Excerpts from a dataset
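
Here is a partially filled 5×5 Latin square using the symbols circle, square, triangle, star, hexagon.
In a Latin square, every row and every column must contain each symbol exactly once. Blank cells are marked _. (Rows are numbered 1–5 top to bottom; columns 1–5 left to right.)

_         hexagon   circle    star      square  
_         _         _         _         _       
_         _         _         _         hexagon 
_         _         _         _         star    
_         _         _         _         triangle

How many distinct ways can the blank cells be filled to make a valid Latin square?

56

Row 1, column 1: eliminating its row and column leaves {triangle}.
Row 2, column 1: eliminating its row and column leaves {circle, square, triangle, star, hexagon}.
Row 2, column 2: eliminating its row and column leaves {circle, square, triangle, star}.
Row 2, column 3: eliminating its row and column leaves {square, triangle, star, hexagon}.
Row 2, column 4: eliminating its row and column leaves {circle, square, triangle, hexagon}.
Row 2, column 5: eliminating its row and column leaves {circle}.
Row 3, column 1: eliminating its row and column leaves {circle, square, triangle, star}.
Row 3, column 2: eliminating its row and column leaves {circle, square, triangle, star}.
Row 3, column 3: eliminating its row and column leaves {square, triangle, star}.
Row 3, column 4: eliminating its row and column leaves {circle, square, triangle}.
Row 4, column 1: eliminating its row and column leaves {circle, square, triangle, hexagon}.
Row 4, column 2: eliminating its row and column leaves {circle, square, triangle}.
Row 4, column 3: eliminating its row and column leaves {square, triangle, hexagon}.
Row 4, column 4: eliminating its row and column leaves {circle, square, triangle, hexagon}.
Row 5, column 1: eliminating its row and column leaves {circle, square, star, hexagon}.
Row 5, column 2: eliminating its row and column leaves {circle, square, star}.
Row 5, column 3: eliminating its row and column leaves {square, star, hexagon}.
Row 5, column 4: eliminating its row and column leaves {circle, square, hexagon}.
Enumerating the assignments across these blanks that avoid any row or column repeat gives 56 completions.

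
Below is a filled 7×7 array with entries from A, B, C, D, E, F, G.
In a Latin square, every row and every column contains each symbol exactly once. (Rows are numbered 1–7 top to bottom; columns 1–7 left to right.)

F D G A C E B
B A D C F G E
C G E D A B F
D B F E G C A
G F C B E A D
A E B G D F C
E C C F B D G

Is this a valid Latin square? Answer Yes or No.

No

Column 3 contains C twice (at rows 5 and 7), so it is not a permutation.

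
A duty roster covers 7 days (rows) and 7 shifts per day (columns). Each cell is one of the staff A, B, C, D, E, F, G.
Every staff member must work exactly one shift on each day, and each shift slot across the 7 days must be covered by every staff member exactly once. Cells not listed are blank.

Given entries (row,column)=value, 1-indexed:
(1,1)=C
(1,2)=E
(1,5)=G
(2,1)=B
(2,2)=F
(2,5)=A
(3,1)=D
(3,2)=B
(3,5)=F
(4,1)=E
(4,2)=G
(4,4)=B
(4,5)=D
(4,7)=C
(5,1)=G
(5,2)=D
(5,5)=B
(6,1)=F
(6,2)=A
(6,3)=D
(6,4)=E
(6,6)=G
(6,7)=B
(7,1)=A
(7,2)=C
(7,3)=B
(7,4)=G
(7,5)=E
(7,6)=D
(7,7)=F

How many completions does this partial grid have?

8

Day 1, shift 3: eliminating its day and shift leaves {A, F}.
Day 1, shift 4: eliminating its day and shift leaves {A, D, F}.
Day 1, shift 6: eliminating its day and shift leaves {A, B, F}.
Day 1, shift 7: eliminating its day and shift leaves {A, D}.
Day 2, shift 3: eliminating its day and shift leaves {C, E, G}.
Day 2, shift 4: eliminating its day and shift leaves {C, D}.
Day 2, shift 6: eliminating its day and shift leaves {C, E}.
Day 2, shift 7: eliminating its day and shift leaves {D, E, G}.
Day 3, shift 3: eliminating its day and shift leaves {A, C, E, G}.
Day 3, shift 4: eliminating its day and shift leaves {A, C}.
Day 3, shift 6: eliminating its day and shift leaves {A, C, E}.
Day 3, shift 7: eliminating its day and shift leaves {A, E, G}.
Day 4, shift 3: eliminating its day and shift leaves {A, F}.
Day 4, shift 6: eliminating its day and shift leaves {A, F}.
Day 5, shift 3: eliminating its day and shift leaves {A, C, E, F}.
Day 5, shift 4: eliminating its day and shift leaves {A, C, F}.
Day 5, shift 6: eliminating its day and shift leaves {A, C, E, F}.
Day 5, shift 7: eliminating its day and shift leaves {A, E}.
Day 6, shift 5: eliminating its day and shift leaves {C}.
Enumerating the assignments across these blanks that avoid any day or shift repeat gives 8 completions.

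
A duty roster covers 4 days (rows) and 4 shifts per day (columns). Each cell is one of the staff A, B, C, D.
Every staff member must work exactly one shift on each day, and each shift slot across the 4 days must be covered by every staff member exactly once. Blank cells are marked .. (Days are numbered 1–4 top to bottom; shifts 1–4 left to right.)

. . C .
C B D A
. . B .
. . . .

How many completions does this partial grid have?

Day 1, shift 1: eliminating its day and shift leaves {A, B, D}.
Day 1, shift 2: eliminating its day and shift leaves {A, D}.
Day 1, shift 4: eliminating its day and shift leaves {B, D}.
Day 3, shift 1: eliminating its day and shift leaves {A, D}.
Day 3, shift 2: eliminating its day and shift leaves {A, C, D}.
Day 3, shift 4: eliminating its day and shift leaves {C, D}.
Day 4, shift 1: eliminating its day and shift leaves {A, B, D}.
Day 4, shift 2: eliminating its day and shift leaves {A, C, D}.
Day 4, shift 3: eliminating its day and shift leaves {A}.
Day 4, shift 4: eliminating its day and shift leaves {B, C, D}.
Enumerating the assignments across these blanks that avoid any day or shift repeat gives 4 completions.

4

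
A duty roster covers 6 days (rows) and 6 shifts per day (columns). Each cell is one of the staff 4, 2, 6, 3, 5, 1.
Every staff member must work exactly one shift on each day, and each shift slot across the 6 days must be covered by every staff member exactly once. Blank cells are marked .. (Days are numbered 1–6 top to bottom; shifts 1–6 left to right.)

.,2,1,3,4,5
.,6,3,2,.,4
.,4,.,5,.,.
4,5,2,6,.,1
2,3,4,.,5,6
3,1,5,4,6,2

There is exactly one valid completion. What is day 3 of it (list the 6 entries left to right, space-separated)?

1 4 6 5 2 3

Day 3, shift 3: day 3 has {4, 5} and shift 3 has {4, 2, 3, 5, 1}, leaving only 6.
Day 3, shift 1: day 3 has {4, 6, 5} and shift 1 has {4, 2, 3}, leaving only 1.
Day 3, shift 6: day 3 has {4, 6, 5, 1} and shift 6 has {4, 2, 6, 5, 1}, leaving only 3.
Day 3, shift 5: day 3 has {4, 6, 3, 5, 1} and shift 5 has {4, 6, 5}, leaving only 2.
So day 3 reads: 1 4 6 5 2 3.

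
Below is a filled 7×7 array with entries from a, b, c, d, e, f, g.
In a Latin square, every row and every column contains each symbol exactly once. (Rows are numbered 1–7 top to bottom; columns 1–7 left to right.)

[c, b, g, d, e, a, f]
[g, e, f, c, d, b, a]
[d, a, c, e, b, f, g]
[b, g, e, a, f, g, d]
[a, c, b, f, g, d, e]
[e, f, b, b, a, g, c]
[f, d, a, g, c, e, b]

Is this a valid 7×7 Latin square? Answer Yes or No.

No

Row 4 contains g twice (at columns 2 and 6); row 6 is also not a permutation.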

• **PROMPT**:
Please filter the data down to the lines containing the word "numbered".

• **TASK SOLUTION**:
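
In a Latin square, every row and every column must contain each symbol exactly once. Blank cells are marked _. (Rows are numbered 1–5 top to bottom; columns 1–5 left to right.)
In a Latin square, every row and every column contains each symbol exactly once. (Rows are numbered 1–7 top to bottom; columns 1–7 left to right.)
Every staff member must work exactly one shift on each day, and each shift slot across the 4 days must be covered by every staff member exactly once. Blank cells are marked .. (Days are numbered 1–4 top to bottom; shifts 1–4 left to right.)
Every staff member must work exactly one shift on each day, and each shift slot across the 6 days must be covered by every staff member exactly once. Blank cells are marked .. (Days are numbered 1–6 top to bottom; shifts 1–6 left to right.)
In a Latin square, every row and every column contains each symbol exactly once. (Rows are numbered 1–7 top to bottom; columns 1–7 left to right.)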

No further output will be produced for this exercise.